[Records from a collection]
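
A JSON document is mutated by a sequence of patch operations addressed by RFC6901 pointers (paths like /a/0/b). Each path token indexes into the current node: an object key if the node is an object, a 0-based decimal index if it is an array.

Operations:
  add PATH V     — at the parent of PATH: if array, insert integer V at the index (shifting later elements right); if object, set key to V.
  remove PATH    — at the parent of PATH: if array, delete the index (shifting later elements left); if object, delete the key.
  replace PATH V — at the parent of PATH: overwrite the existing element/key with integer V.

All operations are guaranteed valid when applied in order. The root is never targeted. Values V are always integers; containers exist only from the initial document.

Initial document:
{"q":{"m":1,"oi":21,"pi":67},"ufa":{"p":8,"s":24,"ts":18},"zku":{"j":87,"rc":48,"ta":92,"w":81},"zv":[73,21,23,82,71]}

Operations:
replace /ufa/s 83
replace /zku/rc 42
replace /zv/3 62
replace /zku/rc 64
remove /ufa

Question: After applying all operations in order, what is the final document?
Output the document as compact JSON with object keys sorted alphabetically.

Answer: {"q":{"m":1,"oi":21,"pi":67},"zku":{"j":87,"rc":64,"ta":92,"w":81},"zv":[73,21,23,62,71]}

Derivation:
After op 1 (replace /ufa/s 83): {"q":{"m":1,"oi":21,"pi":67},"ufa":{"p":8,"s":83,"ts":18},"zku":{"j":87,"rc":48,"ta":92,"w":81},"zv":[73,21,23,82,71]}
After op 2 (replace /zku/rc 42): {"q":{"m":1,"oi":21,"pi":67},"ufa":{"p":8,"s":83,"ts":18},"zku":{"j":87,"rc":42,"ta":92,"w":81},"zv":[73,21,23,82,71]}
After op 3 (replace /zv/3 62): {"q":{"m":1,"oi":21,"pi":67},"ufa":{"p":8,"s":83,"ts":18},"zku":{"j":87,"rc":42,"ta":92,"w":81},"zv":[73,21,23,62,71]}
After op 4 (replace /zku/rc 64): {"q":{"m":1,"oi":21,"pi":67},"ufa":{"p":8,"s":83,"ts":18},"zku":{"j":87,"rc":64,"ta":92,"w":81},"zv":[73,21,23,62,71]}
After op 5 (remove /ufa): {"q":{"m":1,"oi":21,"pi":67},"zku":{"j":87,"rc":64,"ta":92,"w":81},"zv":[73,21,23,62,71]}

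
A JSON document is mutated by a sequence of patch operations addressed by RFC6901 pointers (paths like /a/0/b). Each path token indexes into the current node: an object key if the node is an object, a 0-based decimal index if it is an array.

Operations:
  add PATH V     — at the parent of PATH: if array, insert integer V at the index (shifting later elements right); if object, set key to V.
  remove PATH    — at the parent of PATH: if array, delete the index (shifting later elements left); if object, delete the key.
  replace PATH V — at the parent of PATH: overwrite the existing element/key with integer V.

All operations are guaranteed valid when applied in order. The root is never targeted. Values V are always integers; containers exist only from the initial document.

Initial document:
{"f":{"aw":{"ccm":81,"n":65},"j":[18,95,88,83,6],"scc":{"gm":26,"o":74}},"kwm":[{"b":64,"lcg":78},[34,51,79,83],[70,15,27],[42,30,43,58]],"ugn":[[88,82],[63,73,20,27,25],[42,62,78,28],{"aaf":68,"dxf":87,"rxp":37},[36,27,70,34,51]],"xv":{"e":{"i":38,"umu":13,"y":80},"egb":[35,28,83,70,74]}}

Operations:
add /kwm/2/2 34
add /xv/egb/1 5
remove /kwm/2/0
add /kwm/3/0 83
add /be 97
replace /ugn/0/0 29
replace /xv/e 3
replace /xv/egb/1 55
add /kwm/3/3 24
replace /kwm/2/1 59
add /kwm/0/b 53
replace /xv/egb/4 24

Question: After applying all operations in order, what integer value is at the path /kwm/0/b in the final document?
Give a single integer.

Answer: 53

Derivation:
After op 1 (add /kwm/2/2 34): {"f":{"aw":{"ccm":81,"n":65},"j":[18,95,88,83,6],"scc":{"gm":26,"o":74}},"kwm":[{"b":64,"lcg":78},[34,51,79,83],[70,15,34,27],[42,30,43,58]],"ugn":[[88,82],[63,73,20,27,25],[42,62,78,28],{"aaf":68,"dxf":87,"rxp":37},[36,27,70,34,51]],"xv":{"e":{"i":38,"umu":13,"y":80},"egb":[35,28,83,70,74]}}
After op 2 (add /xv/egb/1 5): {"f":{"aw":{"ccm":81,"n":65},"j":[18,95,88,83,6],"scc":{"gm":26,"o":74}},"kwm":[{"b":64,"lcg":78},[34,51,79,83],[70,15,34,27],[42,30,43,58]],"ugn":[[88,82],[63,73,20,27,25],[42,62,78,28],{"aaf":68,"dxf":87,"rxp":37},[36,27,70,34,51]],"xv":{"e":{"i":38,"umu":13,"y":80},"egb":[35,5,28,83,70,74]}}
After op 3 (remove /kwm/2/0): {"f":{"aw":{"ccm":81,"n":65},"j":[18,95,88,83,6],"scc":{"gm":26,"o":74}},"kwm":[{"b":64,"lcg":78},[34,51,79,83],[15,34,27],[42,30,43,58]],"ugn":[[88,82],[63,73,20,27,25],[42,62,78,28],{"aaf":68,"dxf":87,"rxp":37},[36,27,70,34,51]],"xv":{"e":{"i":38,"umu":13,"y":80},"egb":[35,5,28,83,70,74]}}
After op 4 (add /kwm/3/0 83): {"f":{"aw":{"ccm":81,"n":65},"j":[18,95,88,83,6],"scc":{"gm":26,"o":74}},"kwm":[{"b":64,"lcg":78},[34,51,79,83],[15,34,27],[83,42,30,43,58]],"ugn":[[88,82],[63,73,20,27,25],[42,62,78,28],{"aaf":68,"dxf":87,"rxp":37},[36,27,70,34,51]],"xv":{"e":{"i":38,"umu":13,"y":80},"egb":[35,5,28,83,70,74]}}
After op 5 (add /be 97): {"be":97,"f":{"aw":{"ccm":81,"n":65},"j":[18,95,88,83,6],"scc":{"gm":26,"o":74}},"kwm":[{"b":64,"lcg":78},[34,51,79,83],[15,34,27],[83,42,30,43,58]],"ugn":[[88,82],[63,73,20,27,25],[42,62,78,28],{"aaf":68,"dxf":87,"rxp":37},[36,27,70,34,51]],"xv":{"e":{"i":38,"umu":13,"y":80},"egb":[35,5,28,83,70,74]}}
After op 6 (replace /ugn/0/0 29): {"be":97,"f":{"aw":{"ccm":81,"n":65},"j":[18,95,88,83,6],"scc":{"gm":26,"o":74}},"kwm":[{"b":64,"lcg":78},[34,51,79,83],[15,34,27],[83,42,30,43,58]],"ugn":[[29,82],[63,73,20,27,25],[42,62,78,28],{"aaf":68,"dxf":87,"rxp":37},[36,27,70,34,51]],"xv":{"e":{"i":38,"umu":13,"y":80},"egb":[35,5,28,83,70,74]}}
After op 7 (replace /xv/e 3): {"be":97,"f":{"aw":{"ccm":81,"n":65},"j":[18,95,88,83,6],"scc":{"gm":26,"o":74}},"kwm":[{"b":64,"lcg":78},[34,51,79,83],[15,34,27],[83,42,30,43,58]],"ugn":[[29,82],[63,73,20,27,25],[42,62,78,28],{"aaf":68,"dxf":87,"rxp":37},[36,27,70,34,51]],"xv":{"e":3,"egb":[35,5,28,83,70,74]}}
After op 8 (replace /xv/egb/1 55): {"be":97,"f":{"aw":{"ccm":81,"n":65},"j":[18,95,88,83,6],"scc":{"gm":26,"o":74}},"kwm":[{"b":64,"lcg":78},[34,51,79,83],[15,34,27],[83,42,30,43,58]],"ugn":[[29,82],[63,73,20,27,25],[42,62,78,28],{"aaf":68,"dxf":87,"rxp":37},[36,27,70,34,51]],"xv":{"e":3,"egb":[35,55,28,83,70,74]}}
After op 9 (add /kwm/3/3 24): {"be":97,"f":{"aw":{"ccm":81,"n":65},"j":[18,95,88,83,6],"scc":{"gm":26,"o":74}},"kwm":[{"b":64,"lcg":78},[34,51,79,83],[15,34,27],[83,42,30,24,43,58]],"ugn":[[29,82],[63,73,20,27,25],[42,62,78,28],{"aaf":68,"dxf":87,"rxp":37},[36,27,70,34,51]],"xv":{"e":3,"egb":[35,55,28,83,70,74]}}
After op 10 (replace /kwm/2/1 59): {"be":97,"f":{"aw":{"ccm":81,"n":65},"j":[18,95,88,83,6],"scc":{"gm":26,"o":74}},"kwm":[{"b":64,"lcg":78},[34,51,79,83],[15,59,27],[83,42,30,24,43,58]],"ugn":[[29,82],[63,73,20,27,25],[42,62,78,28],{"aaf":68,"dxf":87,"rxp":37},[36,27,70,34,51]],"xv":{"e":3,"egb":[35,55,28,83,70,74]}}
After op 11 (add /kwm/0/b 53): {"be":97,"f":{"aw":{"ccm":81,"n":65},"j":[18,95,88,83,6],"scc":{"gm":26,"o":74}},"kwm":[{"b":53,"lcg":78},[34,51,79,83],[15,59,27],[83,42,30,24,43,58]],"ugn":[[29,82],[63,73,20,27,25],[42,62,78,28],{"aaf":68,"dxf":87,"rxp":37},[36,27,70,34,51]],"xv":{"e":3,"egb":[35,55,28,83,70,74]}}
After op 12 (replace /xv/egb/4 24): {"be":97,"f":{"aw":{"ccm":81,"n":65},"j":[18,95,88,83,6],"scc":{"gm":26,"o":74}},"kwm":[{"b":53,"lcg":78},[34,51,79,83],[15,59,27],[83,42,30,24,43,58]],"ugn":[[29,82],[63,73,20,27,25],[42,62,78,28],{"aaf":68,"dxf":87,"rxp":37},[36,27,70,34,51]],"xv":{"e":3,"egb":[35,55,28,83,24,74]}}
Value at /kwm/0/b: 53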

▶ [THE TASK]
Return all lines of the data in which the string "Question" appears.

▶ [REPLY]
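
Question: After applying all operations in order, what is the final document?
Question: After applying all operations in order, what integer value is at the path /kwm/0/b in the final document?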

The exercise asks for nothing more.